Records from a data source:
····················

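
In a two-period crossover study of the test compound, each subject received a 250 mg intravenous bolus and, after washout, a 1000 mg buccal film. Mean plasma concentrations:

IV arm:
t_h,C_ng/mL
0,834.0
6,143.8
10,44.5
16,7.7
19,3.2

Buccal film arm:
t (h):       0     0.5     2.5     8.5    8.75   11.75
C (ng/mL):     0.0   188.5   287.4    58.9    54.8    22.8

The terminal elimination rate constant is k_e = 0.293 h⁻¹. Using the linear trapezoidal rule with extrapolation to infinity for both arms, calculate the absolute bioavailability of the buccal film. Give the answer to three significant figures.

F = 0.127

Trapezoidal AUC_0→19 (IV):
  [0→6]: (834.0+143.8)/2 × 6 = 2933.4
  [6→10]: (143.8+44.5)/2 × 4 = 376.6
  [10→16]: (44.5+7.7)/2 × 6 = 156.6
  [16→19]: (7.7+3.2)/2 × 3 = 16.35
  Sum = 3482.95 ng/mL·h
IV tail: 3.2/0.293 = 10.922; AUC_iv,0→∞ = 3482.95 + 10.922 = 3493.872 ng/mL·h
Trapezoidal AUC_0→11.75 (buccal film):
  [0→0.5]: (0.0+188.5)/2 × 0.5 = 47.125
  [0.5→2.5]: (188.5+287.4)/2 × 2 = 475.9
  [2.5→8.5]: (287.4+58.9)/2 × 6 = 1038.9
  [8.5→8.75]: (58.9+54.8)/2 × 0.25 = 14.2125
  [8.75→11.75]: (54.8+22.8)/2 × 3 = 116.4
  Sum = 1692.5375 ng/mL·h
buccal film tail: 22.8/0.293 = 77.816; AUC_ev,0→∞ = 1692.5375 + 77.816 = 1770.3535 ng/mL·h
F = (AUC_ev/D_ev)/(AUC_iv/D_iv) = (1770.3535/1000)/(3493.872/250) = 1.7703535/13.975488 = 0.1267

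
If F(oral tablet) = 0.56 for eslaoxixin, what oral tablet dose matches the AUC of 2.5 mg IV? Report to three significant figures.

D_oral = 4.46 mg

For equal systemic exposure: F × D_ev = D_iv
D_ev = D_iv / F = 2.5 / 0.56 = 4.46429 mg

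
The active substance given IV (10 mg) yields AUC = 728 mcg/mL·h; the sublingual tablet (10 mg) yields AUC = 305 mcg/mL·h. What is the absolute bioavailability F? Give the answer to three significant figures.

F = 0.419

F = (AUC_ev / D_ev) / (AUC_iv / D_iv)
  = (305/10) / (728/10)
  = 30.5 / 72.8 = 0.4190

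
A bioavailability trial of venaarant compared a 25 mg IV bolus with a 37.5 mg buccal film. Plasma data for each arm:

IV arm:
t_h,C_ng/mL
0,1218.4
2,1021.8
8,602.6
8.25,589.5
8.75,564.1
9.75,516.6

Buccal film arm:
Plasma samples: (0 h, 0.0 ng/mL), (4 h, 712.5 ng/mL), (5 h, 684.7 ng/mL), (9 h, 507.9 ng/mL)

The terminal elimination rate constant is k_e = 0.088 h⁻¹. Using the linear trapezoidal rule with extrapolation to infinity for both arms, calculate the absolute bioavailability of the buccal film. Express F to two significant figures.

F = 0.49

Trapezoidal AUC_0→9.75 (IV):
  [0→2]: (1218.4+1021.8)/2 × 2 = 2240.2
  [2→8]: (1021.8+602.6)/2 × 6 = 4873.2
  [8→8.25]: (602.6+589.5)/2 × 0.25 = 149.0125
  [8.25→8.75]: (589.5+564.1)/2 × 0.5 = 288.4
  [8.75→9.75]: (564.1+516.6)/2 × 1 = 540.35
  Sum = 8091.1625 ng/mL·h
IV tail: 516.6/0.088 = 5870.455; AUC_iv,0→∞ = 8091.1625 + 5870.455 = 13961.6175 ng/mL·h
Trapezoidal AUC_0→9 (buccal film):
  [0→4]: (0.0+712.5)/2 × 4 = 1425.0
  [4→5]: (712.5+684.7)/2 × 1 = 698.6
  [5→9]: (684.7+507.9)/2 × 4 = 2385.2
  Sum = 4508.8 ng/mL·h
buccal film tail: 507.9/0.088 = 5771.591; AUC_ev,0→∞ = 4508.8 + 5771.591 = 10280.391 ng/mL·h
F = (AUC_ev/D_ev)/(AUC_iv/D_iv) = (10280.391/37.5)/(13961.6175/25) = 274.14376/558.4647 = 0.4909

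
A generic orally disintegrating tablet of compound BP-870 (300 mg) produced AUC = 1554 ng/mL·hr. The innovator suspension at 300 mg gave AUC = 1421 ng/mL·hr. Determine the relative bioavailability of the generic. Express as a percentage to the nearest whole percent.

F_rel = 109%

F_rel = (AUC_test/D_test) / (AUC_ref/D_ref)
      = (1554/300) / (1421/300)
      = 5.18 / 4.73667 = 1.0936 = 109.36%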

····················

Exercise goal
Reproduce each line of the records in which the word "bolus" appears.

Finished task
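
In a two-period crossover study of the test compound, each subject received a 250 mg intravenous bolus and, after washout, a 1000 mg buccal film. Mean plasma concentrations:
A bioavailability trial of venaarant compared a 25 mg IV bolus with a 37.5 mg buccal film. Plasma data for each arm: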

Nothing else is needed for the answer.